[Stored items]
···

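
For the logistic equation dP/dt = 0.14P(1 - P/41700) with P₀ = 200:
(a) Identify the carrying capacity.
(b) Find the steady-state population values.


Logistic ODE dP/dt = 0.14P(1 - P/41700) has equilibria where dP/dt = 0, i.e. P = 0 or P = 41700.
The coefficient (1 - P/K) = 0 when P = K, identifying K = 41700 as the carrying capacity.
(a) K = 41700; (b) equilibria P = 0 and P = 41700.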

···

__What the exercise asks__: Reproduce the entries above in full, so that each one reads exactly as before.

__Response__:
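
For the logistic equation dP/dt = 0.14P(1 - P/41700) with P₀ = 200:
(a) Identify the carrying capacity.
(b) Find the steady-state population values.


Logistic ODE dP/dt = 0.14P(1 - P/41700) has equilibria where dP/dt = 0, i.e. P = 0 or P = 41700.
The coefficient (1 - P/K) = 0 when P = K, identifying K = 41700 as the carrying capacity.
(a) K = 41700; (b) equilibria P = 0 and P = 41700.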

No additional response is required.